## YOUR OBJECTIVE:
The required output is every record, written out exactly.

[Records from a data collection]
────
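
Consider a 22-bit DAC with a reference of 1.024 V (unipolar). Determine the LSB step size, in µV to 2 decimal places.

0.24 µV

Full-scale span = 1.024 V.
LSB = 1.024 / 2^22 = 1.024 / 4194304 = 2.44141e-07 V = 0.24 µV.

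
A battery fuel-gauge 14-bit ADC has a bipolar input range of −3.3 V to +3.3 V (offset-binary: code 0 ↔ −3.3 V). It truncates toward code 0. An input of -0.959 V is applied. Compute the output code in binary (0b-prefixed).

Full-scale span = 6.6 V; LSB = 6.6/2^14 = 402.83 µV.
(V_in − V_low)/LSB = (-0.959 − (−3.3)) / 0.000402832 = 5811.355.
⌊·⌋(5811.355) = 5811.
In binary (0b-prefixed): 0b1011010110011.

code 0b1011010110011 (decimal 5811)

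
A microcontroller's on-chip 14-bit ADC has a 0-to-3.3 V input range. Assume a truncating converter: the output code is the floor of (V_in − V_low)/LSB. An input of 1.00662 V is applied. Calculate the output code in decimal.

With 16384 levels over 3.3 V, one step is 201.42 µV.
(1.00662 − 0) / 0.000201416 = 4997.716 LSBs.
So the output code is 4997.

code 4997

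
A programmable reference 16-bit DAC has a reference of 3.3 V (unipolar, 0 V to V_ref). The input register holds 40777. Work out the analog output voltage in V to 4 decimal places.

LSB = 3.3 V / 2^16 = 50.35 µV.
V_out = 0 + 40777 × 5.0354e-05 V = 2.05329 V.

2.0533 V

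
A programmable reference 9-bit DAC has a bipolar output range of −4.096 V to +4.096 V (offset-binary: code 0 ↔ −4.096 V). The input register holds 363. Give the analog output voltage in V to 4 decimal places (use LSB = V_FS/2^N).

1.7120 V

LSB = 8.192 V / 2^9 = 16.000 mV.
V_out = (−4.096) + 363 × 0.016 V = 1.712 V.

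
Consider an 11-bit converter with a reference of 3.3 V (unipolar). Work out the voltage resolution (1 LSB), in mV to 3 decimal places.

1.611 mV

Full-scale span = 3.3 V.
LSB = 3.3 / 2^11 = 3.3 / 2048 = 0.00161133 V = 1.611 mV.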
────
## ANSWER BOX:
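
Consider a 22-bit DAC with a reference of 1.024 V (unipolar). Determine the LSB step size, in µV to 2 decimal places.

0.24 µV

Full-scale span = 1.024 V.
LSB = 1.024 / 2^22 = 1.024 / 4194304 = 2.44141e-07 V = 0.24 µV.

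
A battery fuel-gauge 14-bit ADC has a bipolar input range of −3.3 V to +3.3 V (offset-binary: code 0 ↔ −3.3 V). It truncates toward code 0. An input of -0.959 V is applied. Compute the output code in binary (0b-prefixed).

Full-scale span = 6.6 V; LSB = 6.6/2^14 = 402.83 µV.
(V_in − V_low)/LSB = (-0.959 − (−3.3)) / 0.000402832 = 5811.355.
⌊·⌋(5811.355) = 5811.
In binary (0b-prefixed): 0b1011010110011.

code 0b1011010110011 (decimal 5811)

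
A microcontroller's on-chip 14-bit ADC has a 0-to-3.3 V input range. Assume a truncating converter: the output code is the floor of (V_in − V_low)/LSB. An input of 1.00662 V is applied. Calculate the output code in decimal.

With 16384 levels over 3.3 V, one step is 201.42 µV.
(1.00662 − 0) / 0.000201416 = 4997.716 LSBs.
So the output code is 4997.

code 4997

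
A programmable reference 16-bit DAC has a reference of 3.3 V (unipolar, 0 V to V_ref). The input register holds 40777. Work out the analog output voltage in V to 4 decimal places.

LSB = 3.3 V / 2^16 = 50.35 µV.
V_out = 0 + 40777 × 5.0354e-05 V = 2.05329 V.

2.0533 V

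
A programmable reference 9-bit DAC has a bipolar output range of −4.096 V to +4.096 V (offset-binary: code 0 ↔ −4.096 V). The input register holds 363. Give the analog output voltage in V to 4 decimal places (use LSB = V_FS/2^N).

1.7120 V

LSB = 8.192 V / 2^9 = 16.000 mV.
V_out = (−4.096) + 363 × 0.016 V = 1.712 V.

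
Consider an 11-bit converter with a reference of 3.3 V (unipolar). Work out the voltage resolution (1 LSB), in mV to 3 decimal places.

1.611 mV

Full-scale span = 3.3 V.
LSB = 3.3 / 2^11 = 3.3 / 2048 = 0.00161133 V = 1.611 mV.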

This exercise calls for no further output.